Stored items
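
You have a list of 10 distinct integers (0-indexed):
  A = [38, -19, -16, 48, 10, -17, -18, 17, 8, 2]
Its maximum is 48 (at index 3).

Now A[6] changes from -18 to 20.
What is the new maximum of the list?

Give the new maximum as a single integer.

Answer: 48

Derivation:
Old max = 48 (at index 3)
Change: A[6] -18 -> 20
Changed element was NOT the old max.
  New max = max(old_max, new_val) = max(48, 20) = 48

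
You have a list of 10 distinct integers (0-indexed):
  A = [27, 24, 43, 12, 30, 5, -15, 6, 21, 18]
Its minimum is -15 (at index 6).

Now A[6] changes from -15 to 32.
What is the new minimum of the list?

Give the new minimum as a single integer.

Answer: 5

Derivation:
Old min = -15 (at index 6)
Change: A[6] -15 -> 32
Changed element WAS the min. Need to check: is 32 still <= all others?
  Min of remaining elements: 5
  New min = min(32, 5) = 5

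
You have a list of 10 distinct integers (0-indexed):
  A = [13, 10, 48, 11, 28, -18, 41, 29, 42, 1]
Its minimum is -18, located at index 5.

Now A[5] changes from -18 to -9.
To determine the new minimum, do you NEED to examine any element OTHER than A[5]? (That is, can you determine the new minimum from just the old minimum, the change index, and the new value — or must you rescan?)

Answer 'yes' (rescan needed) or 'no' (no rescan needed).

Old min = -18 at index 5
Change at index 5: -18 -> -9
Index 5 WAS the min and new value -9 > old min -18. Must rescan other elements to find the new min.
Needs rescan: yes

Answer: yes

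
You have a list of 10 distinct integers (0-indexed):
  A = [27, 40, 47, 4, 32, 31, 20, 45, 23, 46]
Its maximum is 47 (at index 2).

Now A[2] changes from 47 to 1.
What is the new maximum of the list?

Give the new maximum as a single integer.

Answer: 46

Derivation:
Old max = 47 (at index 2)
Change: A[2] 47 -> 1
Changed element WAS the max -> may need rescan.
  Max of remaining elements: 46
  New max = max(1, 46) = 46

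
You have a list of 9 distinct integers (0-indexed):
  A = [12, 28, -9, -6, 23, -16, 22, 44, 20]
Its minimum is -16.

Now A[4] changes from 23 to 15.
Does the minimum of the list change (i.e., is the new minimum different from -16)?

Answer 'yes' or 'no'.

Old min = -16
Change: A[4] 23 -> 15
Changed element was NOT the min; min changes only if 15 < -16.
New min = -16; changed? no

Answer: no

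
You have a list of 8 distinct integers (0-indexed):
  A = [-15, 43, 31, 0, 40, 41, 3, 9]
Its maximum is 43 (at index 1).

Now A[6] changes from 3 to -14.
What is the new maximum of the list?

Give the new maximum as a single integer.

Answer: 43

Derivation:
Old max = 43 (at index 1)
Change: A[6] 3 -> -14
Changed element was NOT the old max.
  New max = max(old_max, new_val) = max(43, -14) = 43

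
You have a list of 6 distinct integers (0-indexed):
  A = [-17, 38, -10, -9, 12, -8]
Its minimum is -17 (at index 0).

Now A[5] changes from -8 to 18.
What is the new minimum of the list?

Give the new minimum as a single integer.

Old min = -17 (at index 0)
Change: A[5] -8 -> 18
Changed element was NOT the old min.
  New min = min(old_min, new_val) = min(-17, 18) = -17

Answer: -17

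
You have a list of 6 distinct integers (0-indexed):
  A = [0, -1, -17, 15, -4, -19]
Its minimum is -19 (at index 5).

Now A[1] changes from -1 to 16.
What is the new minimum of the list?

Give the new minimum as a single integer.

Old min = -19 (at index 5)
Change: A[1] -1 -> 16
Changed element was NOT the old min.
  New min = min(old_min, new_val) = min(-19, 16) = -19

Answer: -19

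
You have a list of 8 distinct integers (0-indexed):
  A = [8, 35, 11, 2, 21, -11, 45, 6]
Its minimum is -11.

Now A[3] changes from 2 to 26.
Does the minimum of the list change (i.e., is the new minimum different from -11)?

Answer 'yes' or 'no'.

Old min = -11
Change: A[3] 2 -> 26
Changed element was NOT the min; min changes only if 26 < -11.
New min = -11; changed? no

Answer: no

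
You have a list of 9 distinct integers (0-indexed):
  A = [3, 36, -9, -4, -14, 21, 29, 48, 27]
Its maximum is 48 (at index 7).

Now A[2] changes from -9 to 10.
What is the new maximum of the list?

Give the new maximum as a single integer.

Old max = 48 (at index 7)
Change: A[2] -9 -> 10
Changed element was NOT the old max.
  New max = max(old_max, new_val) = max(48, 10) = 48

Answer: 48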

Exercise brief:
Retype the data in full, and keep every line identical to the original.

Answer space:
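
You have a list of 10 distinct integers (0-indexed):
  A = [38, -19, -16, 48, 10, -17, -18, 17, 8, 2]
Its maximum is 48 (at index 3).

Now A[6] changes from -18 to 20.
What is the new maximum of the list?

Give the new maximum as a single integer.

Answer: 48

Derivation:
Old max = 48 (at index 3)
Change: A[6] -18 -> 20
Changed element was NOT the old max.
  New max = max(old_max, new_val) = max(48, 20) = 48

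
You have a list of 10 distinct integers (0-indexed):
  A = [27, 24, 43, 12, 30, 5, -15, 6, 21, 18]
Its minimum is -15 (at index 6).

Now A[6] changes from -15 to 32.
What is the new minimum of the list?

Give the new minimum as a single integer.

Answer: 5

Derivation:
Old min = -15 (at index 6)
Change: A[6] -15 -> 32
Changed element WAS the min. Need to check: is 32 still <= all others?
  Min of remaining elements: 5
  New min = min(32, 5) = 5

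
You have a list of 10 distinct integers (0-indexed):
  A = [13, 10, 48, 11, 28, -18, 41, 29, 42, 1]
Its minimum is -18, located at index 5.

Now A[5] changes from -18 to -9.
To determine the new minimum, do you NEED to examine any element OTHER than A[5]? (That is, can you determine the new minimum from just the old minimum, the change index, and the new value — or must you rescan?)

Answer 'yes' (rescan needed) or 'no' (no rescan needed).

Old min = -18 at index 5
Change at index 5: -18 -> -9
Index 5 WAS the min and new value -9 > old min -18. Must rescan other elements to find the new min.
Needs rescan: yes

Answer: yes

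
You have a list of 10 distinct integers (0-indexed):
  A = [27, 40, 47, 4, 32, 31, 20, 45, 23, 46]
Its maximum is 47 (at index 2).

Now A[2] changes from 47 to 1.
What is the new maximum of the list?

Give the new maximum as a single integer.

Answer: 46

Derivation:
Old max = 47 (at index 2)
Change: A[2] 47 -> 1
Changed element WAS the max -> may need rescan.
  Max of remaining elements: 46
  New max = max(1, 46) = 46

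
You have a list of 9 distinct integers (0-indexed):
  A = [12, 28, -9, -6, 23, -16, 22, 44, 20]
Its minimum is -16.

Now A[4] changes from 23 to 15.
Does the minimum of the list change (i.e., is the new minimum different from -16)?

Answer 'yes' or 'no'.

Old min = -16
Change: A[4] 23 -> 15
Changed element was NOT the min; min changes only if 15 < -16.
New min = -16; changed? no

Answer: no

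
You have a list of 8 distinct integers (0-indexed):
  A = [-15, 43, 31, 0, 40, 41, 3, 9]
Its maximum is 43 (at index 1).

Now A[6] changes from 3 to -14.
What is the new maximum of the list?

Give the new maximum as a single integer.

Answer: 43

Derivation:
Old max = 43 (at index 1)
Change: A[6] 3 -> -14
Changed element was NOT the old max.
  New max = max(old_max, new_val) = max(43, -14) = 43

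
You have a list of 6 distinct integers (0-indexed):
  A = [-17, 38, -10, -9, 12, -8]
Its minimum is -17 (at index 0).

Now A[5] changes from -8 to 18.
What is the new minimum of the list?

Give the new minimum as a single integer.

Old min = -17 (at index 0)
Change: A[5] -8 -> 18
Changed element was NOT the old min.
  New min = min(old_min, new_val) = min(-17, 18) = -17

Answer: -17

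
You have a list of 6 distinct integers (0-indexed):
  A = [0, -1, -17, 15, -4, -19]
Its minimum is -19 (at index 5).

Now A[1] changes from -1 to 16.
What is the new minimum of the list?

Give the new minimum as a single integer.

Old min = -19 (at index 5)
Change: A[1] -1 -> 16
Changed element was NOT the old min.
  New min = min(old_min, new_val) = min(-19, 16) = -19

Answer: -19

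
You have a list of 8 distinct integers (0-indexed):
  A = [8, 35, 11, 2, 21, -11, 45, 6]
Its minimum is -11.

Now A[3] changes from 2 to 26.
Does the minimum of the list change (i.e., is the new minimum different from -11)?

Answer 'yes' or 'no'.

Old min = -11
Change: A[3] 2 -> 26
Changed element was NOT the min; min changes only if 26 < -11.
New min = -11; changed? no

Answer: no

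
You have a list of 9 distinct integers (0-indexed):
  A = [3, 36, -9, -4, -14, 21, 29, 48, 27]
Its maximum is 48 (at index 7).

Now A[2] changes from -9 to 10.
What is the new maximum of the list?

Give the new maximum as a single integer.

Old max = 48 (at index 7)
Change: A[2] -9 -> 10
Changed element was NOT the old max.
  New max = max(old_max, new_val) = max(48, 10) = 48

Answer: 48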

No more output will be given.